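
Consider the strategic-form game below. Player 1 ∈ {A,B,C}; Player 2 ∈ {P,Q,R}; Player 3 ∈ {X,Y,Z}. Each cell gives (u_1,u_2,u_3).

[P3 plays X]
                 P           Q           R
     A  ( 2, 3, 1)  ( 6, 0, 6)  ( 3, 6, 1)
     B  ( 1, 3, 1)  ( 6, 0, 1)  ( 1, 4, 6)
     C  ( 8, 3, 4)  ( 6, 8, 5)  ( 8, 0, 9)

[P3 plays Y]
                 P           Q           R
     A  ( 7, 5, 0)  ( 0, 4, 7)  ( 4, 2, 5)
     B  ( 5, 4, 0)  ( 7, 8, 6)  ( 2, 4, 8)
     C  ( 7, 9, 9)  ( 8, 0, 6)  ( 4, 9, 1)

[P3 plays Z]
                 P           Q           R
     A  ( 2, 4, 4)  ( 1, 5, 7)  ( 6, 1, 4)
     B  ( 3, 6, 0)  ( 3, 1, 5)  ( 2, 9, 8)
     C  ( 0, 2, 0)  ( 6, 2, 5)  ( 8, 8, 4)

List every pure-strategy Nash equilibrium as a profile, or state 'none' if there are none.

NE set: (C,P,Y)

(A,P,X): not NE [P1→C gives 8>2; P2→R gives 6>3; P3→Z gives 4>1]
(A,P,Y): not NE [P3→Z gives 4>0]
(A,P,Z): not NE [P1→B gives 3>2; P2→Q gives 5>4]
(A,Q,X): not NE [P2→R gives 6>0; P3→Z gives 7>6]
(A,Q,Y): not NE [P1→C gives 8>0; P2→P gives 5>4]
(A,Q,Z): not NE [P1→C gives 6>1]
(A,R,X): not NE [P1→C gives 8>3; P3→Y gives 5>1]
(A,R,Y): not NE [P2→P gives 5>2]
(A,R,Z): not NE [P1→C gives 8>6; P2→Q gives 5>1; P3→Y gives 5>4]
(B,P,X): not NE [P1→C gives 8>1; P2→R gives 4>3]
(B,P,Y): not NE [P1→C gives 7>5; P2→Q gives 8>4; P3→X gives 1>0]
(B,P,Z): not NE [P2→R gives 9>6; P3→X gives 1>0]
(B,Q,X): not NE [P2→R gives 4>0; P3→Y gives 6>1]
(B,Q,Y): not NE [P1→C gives 8>7]
(B,Q,Z): not NE [P1→C gives 6>3; P2→R gives 9>1; P3→Y gives 6>5]
(B,R,X): not NE [P1→C gives 8>1; P3→Z gives 8>6]
(B,R,Y): not NE [P1→C gives 4>2; P2→Q gives 8>4]
(B,R,Z): not NE [P1→C gives 8>2]
(C,P,X): not NE [P2→Q gives 8>3; P3→Y gives 9>4]
(C,P,Y): NE
(C,P,Z): not NE [P1→B gives 3>0; P2→R gives 8>2; P3→Y gives 9>0]
(C,Q,X): not NE [P3→Y gives 6>5]
(C,Q,Y): not NE [P2→R gives 9>0]
(C,Q,Z): not NE [P2→R gives 8>2; P3→Y gives 6>5]
(C,R,X): not NE [P2→Q gives 8>0]
(C,R,Y): not NE [P3→X gives 9>1]
(C,R,Z): not NE [P3→X gives 9>4]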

TASK TO COMPLETE:
Without leaving anything out, repeat the data exactly.

WRITTEN ANSWER:
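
Consider the strategic-form game below. Player 1 ∈ {A,B,C}; Player 2 ∈ {P,Q,R}; Player 3 ∈ {X,Y,Z}. Each cell gives (u_1,u_2,u_3).

[P3 plays X]
                 P           Q           R
     A  ( 2, 3, 1)  ( 6, 0, 6)  ( 3, 6, 1)
     B  ( 1, 3, 1)  ( 6, 0, 1)  ( 1, 4, 6)
     C  ( 8, 3, 4)  ( 6, 8, 5)  ( 8, 0, 9)

[P3 plays Y]
                 P           Q           R
     A  ( 7, 5, 0)  ( 0, 4, 7)  ( 4, 2, 5)
     B  ( 5, 4, 0)  ( 7, 8, 6)  ( 2, 4, 8)
     C  ( 7, 9, 9)  ( 8, 0, 6)  ( 4, 9, 1)

[P3 plays Z]
                 P           Q           R
     A  ( 2, 4, 4)  ( 1, 5, 7)  ( 6, 1, 4)
     B  ( 3, 6, 0)  ( 3, 1, 5)  ( 2, 9, 8)
     C  ( 0, 2, 0)  ( 6, 2, 5)  ( 8, 8, 4)

List every pure-strategy Nash equilibrium as a profile, or state 'none' if there are none.

NE set: (C,P,Y)

(A,P,X): not NE [P1→C gives 8>2; P2→R gives 6>3; P3→Z gives 4>1]
(A,P,Y): not NE [P3→Z gives 4>0]
(A,P,Z): not NE [P1→B gives 3>2; P2→Q gives 5>4]
(A,Q,X): not NE [P2→R gives 6>0; P3→Z gives 7>6]
(A,Q,Y): not NE [P1→C gives 8>0; P2→P gives 5>4]
(A,Q,Z): not NE [P1→C gives 6>1]
(A,R,X): not NE [P1→C gives 8>3; P3→Y gives 5>1]
(A,R,Y): not NE [P2→P gives 5>2]
(A,R,Z): not NE [P1→C gives 8>6; P2→Q gives 5>1; P3→Y gives 5>4]
(B,P,X): not NE [P1→C gives 8>1; P2→R gives 4>3]
(B,P,Y): not NE [P1→C gives 7>5; P2→Q gives 8>4; P3→X gives 1>0]
(B,P,Z): not NE [P2→R gives 9>6; P3→X gives 1>0]
(B,Q,X): not NE [P2→R gives 4>0; P3→Y gives 6>1]
(B,Q,Y): not NE [P1→C gives 8>7]
(B,Q,Z): not NE [P1→C gives 6>3; P2→R gives 9>1; P3→Y gives 6>5]
(B,R,X): not NE [P1→C gives 8>1; P3→Z gives 8>6]
(B,R,Y): not NE [P1→C gives 4>2; P2→Q gives 8>4]
(B,R,Z): not NE [P1→C gives 8>2]
(C,P,X): not NE [P2→Q gives 8>3; P3→Y gives 9>4]
(C,P,Y): NE
(C,P,Z): not NE [P1→B gives 3>0; P2→R gives 8>2; P3→Y gives 9>0]
(C,Q,X): not NE [P3→Y gives 6>5]
(C,Q,Y): not NE [P2→R gives 9>0]
(C,Q,Z): not NE [P2→R gives 8>2; P3→Y gives 6>5]
(C,R,X): not NE [P2→Q gives 8>0]
(C,R,Y): not NE [P3→X gives 9>1]
(C,R,Z): not NE [P3→X gives 9>4]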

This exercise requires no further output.